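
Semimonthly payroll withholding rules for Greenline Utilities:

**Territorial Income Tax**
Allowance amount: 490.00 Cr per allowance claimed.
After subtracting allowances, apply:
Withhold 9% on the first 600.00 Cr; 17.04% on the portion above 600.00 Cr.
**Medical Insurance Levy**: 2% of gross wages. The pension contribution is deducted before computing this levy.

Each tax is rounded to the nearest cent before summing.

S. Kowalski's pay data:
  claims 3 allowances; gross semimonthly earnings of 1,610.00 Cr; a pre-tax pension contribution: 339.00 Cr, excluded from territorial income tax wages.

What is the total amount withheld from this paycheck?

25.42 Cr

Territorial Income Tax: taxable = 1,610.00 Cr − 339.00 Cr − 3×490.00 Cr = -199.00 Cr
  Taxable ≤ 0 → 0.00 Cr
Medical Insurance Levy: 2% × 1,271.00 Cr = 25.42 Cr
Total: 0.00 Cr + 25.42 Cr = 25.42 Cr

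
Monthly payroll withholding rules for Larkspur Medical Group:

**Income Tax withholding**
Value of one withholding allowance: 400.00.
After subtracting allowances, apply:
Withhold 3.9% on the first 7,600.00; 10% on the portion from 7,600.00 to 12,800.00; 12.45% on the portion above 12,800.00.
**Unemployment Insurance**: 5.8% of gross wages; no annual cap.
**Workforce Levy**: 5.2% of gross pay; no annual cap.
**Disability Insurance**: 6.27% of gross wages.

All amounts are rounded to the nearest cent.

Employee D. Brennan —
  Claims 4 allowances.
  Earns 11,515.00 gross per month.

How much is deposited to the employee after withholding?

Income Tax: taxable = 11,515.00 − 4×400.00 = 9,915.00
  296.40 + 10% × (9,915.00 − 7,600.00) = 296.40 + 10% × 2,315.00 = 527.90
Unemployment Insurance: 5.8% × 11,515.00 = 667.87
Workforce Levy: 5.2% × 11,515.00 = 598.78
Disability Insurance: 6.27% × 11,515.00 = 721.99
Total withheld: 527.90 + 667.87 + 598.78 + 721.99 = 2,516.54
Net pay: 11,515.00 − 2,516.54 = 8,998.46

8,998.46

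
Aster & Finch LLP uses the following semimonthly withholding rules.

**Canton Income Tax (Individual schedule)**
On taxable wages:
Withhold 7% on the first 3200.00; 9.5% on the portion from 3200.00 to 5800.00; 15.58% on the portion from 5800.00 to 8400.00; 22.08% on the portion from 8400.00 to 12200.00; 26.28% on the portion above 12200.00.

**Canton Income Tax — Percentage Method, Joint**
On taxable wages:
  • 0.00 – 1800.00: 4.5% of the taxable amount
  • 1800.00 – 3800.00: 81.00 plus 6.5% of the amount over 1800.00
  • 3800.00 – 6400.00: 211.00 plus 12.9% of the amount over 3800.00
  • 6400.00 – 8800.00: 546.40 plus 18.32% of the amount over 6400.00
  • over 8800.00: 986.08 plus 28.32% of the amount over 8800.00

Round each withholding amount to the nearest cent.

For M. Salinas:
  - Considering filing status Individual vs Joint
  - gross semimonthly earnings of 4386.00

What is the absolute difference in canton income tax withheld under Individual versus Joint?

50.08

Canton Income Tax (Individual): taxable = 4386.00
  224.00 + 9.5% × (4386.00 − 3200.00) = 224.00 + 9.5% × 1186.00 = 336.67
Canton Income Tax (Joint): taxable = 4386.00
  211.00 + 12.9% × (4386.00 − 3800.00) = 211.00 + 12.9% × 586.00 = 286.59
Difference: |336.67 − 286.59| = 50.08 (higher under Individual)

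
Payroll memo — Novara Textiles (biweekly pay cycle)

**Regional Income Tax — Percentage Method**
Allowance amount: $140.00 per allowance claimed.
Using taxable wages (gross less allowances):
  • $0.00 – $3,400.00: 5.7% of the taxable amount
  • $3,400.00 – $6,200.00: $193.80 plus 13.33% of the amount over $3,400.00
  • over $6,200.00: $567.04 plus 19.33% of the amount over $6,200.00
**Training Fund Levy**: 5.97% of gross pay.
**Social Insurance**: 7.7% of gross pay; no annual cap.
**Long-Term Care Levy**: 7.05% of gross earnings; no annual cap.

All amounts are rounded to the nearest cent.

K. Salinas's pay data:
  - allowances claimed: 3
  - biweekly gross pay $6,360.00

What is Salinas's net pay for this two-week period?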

*-*-*

_Work order:_ Could you transcribe the entries above word for word, from the line with "Tax (Individual schedule)**" down to the line with "of gross pay.", keeping both?

_Solution for this task:_
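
**Canton Income Tax (Individual schedule)**
On taxable wages:
Withhold 7% on the first 3200.00; 9.5% on the portion from 3200.00 to 5800.00; 15.58% on the portion from 5800.00 to 8400.00; 22.08% on the portion from 8400.00 to 12200.00; 26.28% on the portion above 12200.00.

**Canton Income Tax — Percentage Method, Joint**
On taxable wages:
  • 0.00 – 1800.00: 4.5% of the taxable amount
  • 1800.00 – 3800.00: 81.00 plus 6.5% of the amount over 1800.00
  • 3800.00 – 6400.00: 211.00 plus 12.9% of the amount over 3800.00
  • 6400.00 – 8800.00: 546.40 plus 18.32% of the amount over 6400.00
  • over 8800.00: 986.08 plus 28.32% of the amount over 8800.00

Round each withholding amount to the nearest cent.

For M. Salinas:
  - Considering filing status Individual vs Joint
  - gross semimonthly earnings of 4386.00

What is the absolute difference in canton income tax withheld under Individual versus Joint?

50.08

Canton Income Tax (Individual): taxable = 4386.00
  224.00 + 9.5% × (4386.00 − 3200.00) = 224.00 + 9.5% × 1186.00 = 336.67
Canton Income Tax (Joint): taxable = 4386.00
  211.00 + 12.9% × (4386.00 − 3800.00) = 211.00 + 12.9% × 586.00 = 286.59
Difference: |336.67 − 286.59| = 50.08 (higher under Individual)

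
Payroll memo — Novara Textiles (biweekly pay cycle)

**Regional Income Tax — Percentage Method**
Allowance amount: $140.00 per allowance claimed.
Using taxable wages (gross less allowances):
  • $0.00 – $3,400.00: 5.7% of the taxable amount
  • $3,400.00 – $6,200.00: $193.80 plus 13.33% of the amount over $3,400.00
  • over $6,200.00: $567.04 plus 19.33% of the amount over $6,200.00
**Training Fund Levy**: 5.97% of gross pay.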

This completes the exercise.